[Saved entries]
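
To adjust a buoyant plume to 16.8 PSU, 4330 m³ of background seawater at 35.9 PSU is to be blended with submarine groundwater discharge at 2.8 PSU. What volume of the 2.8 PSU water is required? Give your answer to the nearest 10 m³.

Salt balance: 4,330×35.9 + V×2.8 = (4,330+V)×16.8
155,447 + 2.8V = 72,744 + 16.8V
82,703 = 14V
V = 5,907.36 m³

5910 m³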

■ **Try it**:
All of the entries must be given again, word for word.

■ **Answer box**:
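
To adjust a buoyant plume to 16.8 PSU, 4330 m³ of background seawater at 35.9 PSU is to be blended with submarine groundwater discharge at 2.8 PSU. What volume of the 2.8 PSU water is required? Give your answer to the nearest 10 m³.

Salt balance: 4,330×35.9 + V×2.8 = (4,330+V)×16.8
155,447 + 2.8V = 72,744 + 16.8V
82,703 = 14V
V = 5,907.36 m³

5910 m³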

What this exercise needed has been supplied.